Stored data entries:
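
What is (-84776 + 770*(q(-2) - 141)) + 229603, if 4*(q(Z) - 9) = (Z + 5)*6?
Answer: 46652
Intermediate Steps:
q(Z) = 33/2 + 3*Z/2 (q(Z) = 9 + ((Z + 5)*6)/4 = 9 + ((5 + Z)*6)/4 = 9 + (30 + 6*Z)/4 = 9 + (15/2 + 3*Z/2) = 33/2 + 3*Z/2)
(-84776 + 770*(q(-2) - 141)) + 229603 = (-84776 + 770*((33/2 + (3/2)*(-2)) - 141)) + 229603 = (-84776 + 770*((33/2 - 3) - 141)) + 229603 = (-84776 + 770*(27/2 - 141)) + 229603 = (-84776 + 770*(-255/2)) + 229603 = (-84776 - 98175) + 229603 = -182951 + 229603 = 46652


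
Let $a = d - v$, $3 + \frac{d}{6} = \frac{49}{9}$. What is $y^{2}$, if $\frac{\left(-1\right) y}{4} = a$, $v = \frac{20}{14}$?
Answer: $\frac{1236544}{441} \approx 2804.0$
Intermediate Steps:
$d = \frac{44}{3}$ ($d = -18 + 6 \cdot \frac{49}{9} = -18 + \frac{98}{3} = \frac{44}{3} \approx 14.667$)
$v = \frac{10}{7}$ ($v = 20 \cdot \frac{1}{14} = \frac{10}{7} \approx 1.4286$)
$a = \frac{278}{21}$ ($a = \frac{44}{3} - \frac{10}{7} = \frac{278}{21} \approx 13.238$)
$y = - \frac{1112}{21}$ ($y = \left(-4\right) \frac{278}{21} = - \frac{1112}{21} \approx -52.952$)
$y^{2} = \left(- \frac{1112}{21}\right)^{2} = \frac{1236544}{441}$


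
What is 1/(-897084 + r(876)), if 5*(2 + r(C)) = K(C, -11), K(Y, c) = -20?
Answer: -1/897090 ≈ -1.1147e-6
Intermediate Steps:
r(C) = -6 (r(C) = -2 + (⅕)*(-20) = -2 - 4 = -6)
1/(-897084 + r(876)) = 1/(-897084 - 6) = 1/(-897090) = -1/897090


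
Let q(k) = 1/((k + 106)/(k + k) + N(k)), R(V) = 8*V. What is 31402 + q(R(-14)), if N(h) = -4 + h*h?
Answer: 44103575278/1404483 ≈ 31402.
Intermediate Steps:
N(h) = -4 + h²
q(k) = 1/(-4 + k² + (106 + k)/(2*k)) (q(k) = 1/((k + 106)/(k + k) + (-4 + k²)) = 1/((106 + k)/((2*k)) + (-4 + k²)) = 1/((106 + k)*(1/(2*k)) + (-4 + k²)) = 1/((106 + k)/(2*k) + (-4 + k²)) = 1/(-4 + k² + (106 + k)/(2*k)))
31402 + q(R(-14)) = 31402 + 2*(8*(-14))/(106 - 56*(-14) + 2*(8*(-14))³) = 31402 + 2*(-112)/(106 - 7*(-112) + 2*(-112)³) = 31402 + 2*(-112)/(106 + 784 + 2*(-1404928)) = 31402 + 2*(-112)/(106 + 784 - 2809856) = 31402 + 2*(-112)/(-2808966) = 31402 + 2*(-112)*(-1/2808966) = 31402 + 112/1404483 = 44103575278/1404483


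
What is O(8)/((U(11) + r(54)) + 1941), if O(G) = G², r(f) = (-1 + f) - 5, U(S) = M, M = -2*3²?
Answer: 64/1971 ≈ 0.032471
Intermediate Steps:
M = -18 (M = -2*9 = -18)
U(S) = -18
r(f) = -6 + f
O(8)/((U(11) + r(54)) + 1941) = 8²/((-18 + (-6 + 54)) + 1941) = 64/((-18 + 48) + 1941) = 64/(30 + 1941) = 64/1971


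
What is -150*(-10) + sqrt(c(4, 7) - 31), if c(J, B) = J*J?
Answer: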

Exercise aim: From the opening line of the data above through the line that contains "Answer: -1/897090 ≈ -1.1147e-6", please print each line as it stands and only those lines.

Response below:
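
What is (-84776 + 770*(q(-2) - 141)) + 229603, if 4*(q(Z) - 9) = (Z + 5)*6?
Answer: 46652
Intermediate Steps:
q(Z) = 33/2 + 3*Z/2 (q(Z) = 9 + ((Z + 5)*6)/4 = 9 + ((5 + Z)*6)/4 = 9 + (30 + 6*Z)/4 = 9 + (15/2 + 3*Z/2) = 33/2 + 3*Z/2)
(-84776 + 770*(q(-2) - 141)) + 229603 = (-84776 + 770*((33/2 + (3/2)*(-2)) - 141)) + 229603 = (-84776 + 770*((33/2 - 3) - 141)) + 229603 = (-84776 + 770*(27/2 - 141)) + 229603 = (-84776 + 770*(-255/2)) + 229603 = (-84776 - 98175) + 229603 = -182951 + 229603 = 46652


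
Let $a = d - v$, $3 + \frac{d}{6} = \frac{49}{9}$. What is $y^{2}$, if $\frac{\left(-1\right) y}{4} = a$, $v = \frac{20}{14}$?
Answer: $\frac{1236544}{441} \approx 2804.0$
Intermediate Steps:
$d = \frac{44}{3}$ ($d = -18 + 6 \cdot \frac{49}{9} = -18 + \frac{98}{3} = \frac{44}{3} \approx 14.667$)
$v = \frac{10}{7}$ ($v = 20 \cdot \frac{1}{14} = \frac{10}{7} \approx 1.4286$)
$a = \frac{278}{21}$ ($a = \frac{44}{3} - \frac{10}{7} = \frac{278}{21} \approx 13.238$)
$y = - \frac{1112}{21}$ ($y = \left(-4\right) \frac{278}{21} = - \frac{1112}{21} \approx -52.952$)
$y^{2} = \left(- \frac{1112}{21}\right)^{2} = \frac{1236544}{441}$


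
What is 1/(-897084 + r(876)), if 5*(2 + r(C)) = K(C, -11), K(Y, c) = -20?
Answer: -1/897090 ≈ -1.1147e-6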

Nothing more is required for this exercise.